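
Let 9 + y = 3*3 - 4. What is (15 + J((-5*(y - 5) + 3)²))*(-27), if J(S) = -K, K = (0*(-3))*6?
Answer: -405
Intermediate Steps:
K = 0 (K = 0*6 = 0)
y = -4 (y = -9 + (3*3 - 4) = -9 + (9 - 4) = -9 + 5 = -4)
J(S) = 0 (J(S) = -1*0 = 0)
(15 + J((-5*(y - 5) + 3)²))*(-27) = (15 + 0)*(-27) = 15*(-27) = -405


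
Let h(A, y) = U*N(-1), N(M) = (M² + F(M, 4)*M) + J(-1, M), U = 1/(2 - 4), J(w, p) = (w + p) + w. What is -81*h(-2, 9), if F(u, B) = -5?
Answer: 243/2 ≈ 121.50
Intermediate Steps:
J(w, p) = p + 2*w (J(w, p) = (p + w) + w = p + 2*w)
U = -½ (U = 1/(-2) = -½ ≈ -0.50000)
N(M) = -2 + M² - 4*M (N(M) = (M² - 5*M) + (M + 2*(-1)) = (M² - 5*M) + (M - 2) = (M² - 5*M) + (-2 + M) = -2 + M² - 4*M)
h(A, y) = -3/2 (h(A, y) = -(-2 + (-1)² - 4*(-1))/2 = -(-2 + 1 + 4)/2 = -½*3 = -3/2)
-81*h(-2, 9) = -81*(-3/2) = 243/2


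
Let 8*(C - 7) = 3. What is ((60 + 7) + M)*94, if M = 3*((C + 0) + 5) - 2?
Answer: 38399/4 ≈ 9599.8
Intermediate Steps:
C = 59/8 (C = 7 + (⅛)*3 = 7 + 3/8 = 59/8 ≈ 7.3750)
M = 281/8 (M = 3*((59/8 + 0) + 5) - 2 = 3*(59/8 + 5) - 2 = 3*(99/8) - 2 = 297/8 - 2 = 281/8 ≈ 35.125)
((60 + 7) + M)*94 = ((60 + 7) + 281/8)*94 = (67 + 281/8)*94 = (817/8)*94 = 38399/4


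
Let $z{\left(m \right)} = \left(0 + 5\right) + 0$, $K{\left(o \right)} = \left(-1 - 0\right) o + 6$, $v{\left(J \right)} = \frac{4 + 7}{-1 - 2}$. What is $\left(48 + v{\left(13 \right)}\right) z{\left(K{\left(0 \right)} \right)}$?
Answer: $\frac{665}{3} \approx 221.67$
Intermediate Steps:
$v{\left(J \right)} = - \frac{11}{3}$ ($v{\left(J \right)} = \frac{11}{-3} = 11 \left(- \frac{1}{3}\right) = - \frac{11}{3}$)
$K{\left(o \right)} = 6 - o$ ($K{\left(o \right)} = \left(-1 + 0\right) o + 6 = - o + 6 = 6 - o$)
$z{\left(m \right)} = 5$ ($z{\left(m \right)} = 5 + 0 = 5$)
$\left(48 + v{\left(13 \right)}\right) z{\left(K{\left(0 \right)} \right)} = \left(48 - \frac{11}{3}\right) 5 = \frac{133}{3} \cdot 5 = \frac{665}{3}$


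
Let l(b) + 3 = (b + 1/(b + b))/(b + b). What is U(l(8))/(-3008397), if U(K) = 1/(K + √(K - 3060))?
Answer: 18176/67224992556645 + 4096*I*√9679/67224992556645 ≈ 2.7038e-10 + 5.9944e-9*I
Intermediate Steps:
l(b) = -3 + (b + 1/(2*b))/(2*b) (l(b) = -3 + (b + 1/(b + b))/(b + b) = -3 + (b + 1/(2*b))/((2*b)) = -3 + (b + 1/(2*b))*(1/(2*b)) = -3 + (b + 1/(2*b))/(2*b))
U(K) = 1/(K + √(-3060 + K))
U(l(8))/(-3008397) = 1/((-5/2 + (¼)/8²) + √(-3060 + (-5/2 + (¼)/8²))*(-3008397)) = -1/3008397/((-5/2 + (¼)*(1/64)) + √(-3060 + (-5/2 + (¼)*(1/64)))) = -1/3008397/((-5/2 + 1/256) + √(-3060 + (-5/2 + 1/256))) = -1/3008397/(-639/256 + √(-3060 - 639/256)) = -1/3008397/(-639/256 + √(-783999/256)) = -1/3008397/(-639/256 + 9*I*√9679/16) = -1/(3008397*(-639/256 + 9*I*√9679/16))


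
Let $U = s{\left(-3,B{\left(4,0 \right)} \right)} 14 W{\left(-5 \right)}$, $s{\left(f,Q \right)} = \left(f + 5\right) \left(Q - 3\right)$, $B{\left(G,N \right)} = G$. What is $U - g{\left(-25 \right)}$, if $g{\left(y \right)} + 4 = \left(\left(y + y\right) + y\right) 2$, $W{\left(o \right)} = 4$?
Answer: $266$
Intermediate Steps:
$s{\left(f,Q \right)} = \left(-3 + Q\right) \left(5 + f\right)$ ($s{\left(f,Q \right)} = \left(5 + f\right) \left(-3 + Q\right) = \left(-3 + Q\right) \left(5 + f\right)$)
$g{\left(y \right)} = -4 + 6 y$ ($g{\left(y \right)} = -4 + \left(\left(y + y\right) + y\right) 2 = -4 + \left(2 y + y\right) 2 = -4 + 3 y 2 = -4 + 6 y$)
$U = 112$ ($U = \left(-15 - -9 + 5 \cdot 4 + 4 \left(-3\right)\right) 14 \cdot 4 = \left(-15 + 9 + 20 - 12\right) 14 \cdot 4 = 2 \cdot 14 \cdot 4 = 28 \cdot 4 = 112$)
$U - g{\left(-25 \right)} = 112 - \left(-4 + 6 \left(-25\right)\right) = 112 - \left(-4 - 150\right) = 112 - -154 = 112 + 154 = 266$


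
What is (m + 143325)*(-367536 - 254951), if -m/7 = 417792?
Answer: 1731272671653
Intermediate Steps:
m = -2924544 (m = -7*417792 = -2924544)
(m + 143325)*(-367536 - 254951) = (-2924544 + 143325)*(-367536 - 254951) = -2781219*(-622487) = 1731272671653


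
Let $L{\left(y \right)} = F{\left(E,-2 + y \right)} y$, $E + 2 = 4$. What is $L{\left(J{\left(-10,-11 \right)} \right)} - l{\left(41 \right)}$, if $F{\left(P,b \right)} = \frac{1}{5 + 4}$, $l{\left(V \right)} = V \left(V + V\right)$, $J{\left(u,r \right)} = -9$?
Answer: $-3363$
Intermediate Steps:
$E = 2$ ($E = -2 + 4 = 2$)
$l{\left(V \right)} = 2 V^{2}$ ($l{\left(V \right)} = V 2 V = 2 V^{2}$)
$F{\left(P,b \right)} = \frac{1}{9}$
$L{\left(y \right)} = \frac{y}{9}$
$L{\left(J{\left(-10,-11 \right)} \right)} - l{\left(41 \right)} = \frac{1}{9} \left(-9\right) - 2 \cdot 41^{2} = -1 - 2 \cdot 1681 = -1 - 3362 = -3363$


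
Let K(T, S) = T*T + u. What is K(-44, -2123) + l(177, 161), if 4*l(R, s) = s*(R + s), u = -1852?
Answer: 27377/2 ≈ 13689.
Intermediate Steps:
l(R, s) = s*(R + s)/4 (l(R, s) = (s*(R + s))/4 = s*(R + s)/4)
K(T, S) = -1852 + T**2 (K(T, S) = T*T - 1852 = T**2 - 1852 = -1852 + T**2)
K(-44, -2123) + l(177, 161) = (-1852 + (-44)**2) + (1/4)*161*(177 + 161) = (-1852 + 1936) + (1/4)*161*338 = 84 + 27209/2 = 27377/2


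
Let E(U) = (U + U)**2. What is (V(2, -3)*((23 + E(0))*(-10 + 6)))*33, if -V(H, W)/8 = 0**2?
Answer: 0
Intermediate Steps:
V(H, W) = 0 (V(H, W) = -8*0**2 = -8*0 = 0)
E(U) = 4*U**2 (E(U) = (2*U)**2 = 4*U**2)
(V(2, -3)*((23 + E(0))*(-10 + 6)))*33 = (0*((23 + 4*0**2)*(-10 + 6)))*33 = (0*((23 + 4*0)*(-4)))*33 = (0*((23 + 0)*(-4)))*33 = (0*(23*(-4)))*33 = (0*(-92))*33 = 0*33 = 0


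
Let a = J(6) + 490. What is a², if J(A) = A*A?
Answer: 276676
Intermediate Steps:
J(A) = A²
a = 526 (a = 6² + 490 = 36 + 490 = 526)
a² = 526² = 276676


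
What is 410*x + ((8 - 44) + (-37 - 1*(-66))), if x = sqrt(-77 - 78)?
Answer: -7 + 410*I*sqrt(155) ≈ -7.0 + 5104.5*I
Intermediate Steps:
x = I*sqrt(155) (x = sqrt(-155) = I*sqrt(155) ≈ 12.45*I)
410*x + ((8 - 44) + (-37 - 1*(-66))) = 410*(I*sqrt(155)) + ((8 - 44) + (-37 - 1*(-66))) = 410*I*sqrt(155) + (-36 + (-37 + 66)) = 410*I*sqrt(155) + (-36 + 29) = 410*I*sqrt(155) - 7 = -7 + 410*I*sqrt(155)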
-=-=-
Problem description:
Search the listing above for the lines with "Answer: 276676" and "Answer: -7 +", then output those lines and all lines between them exactly.

Your solution:
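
Answer: 276676
Intermediate Steps:
J(A) = A²
a = 526 (a = 6² + 490 = 36 + 490 = 526)
a² = 526² = 276676


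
What is 410*x + ((8 - 44) + (-37 - 1*(-66))), if x = sqrt(-77 - 78)?
Answer: -7 + 410*I*sqrt(155) ≈ -7.0 + 5104.5*I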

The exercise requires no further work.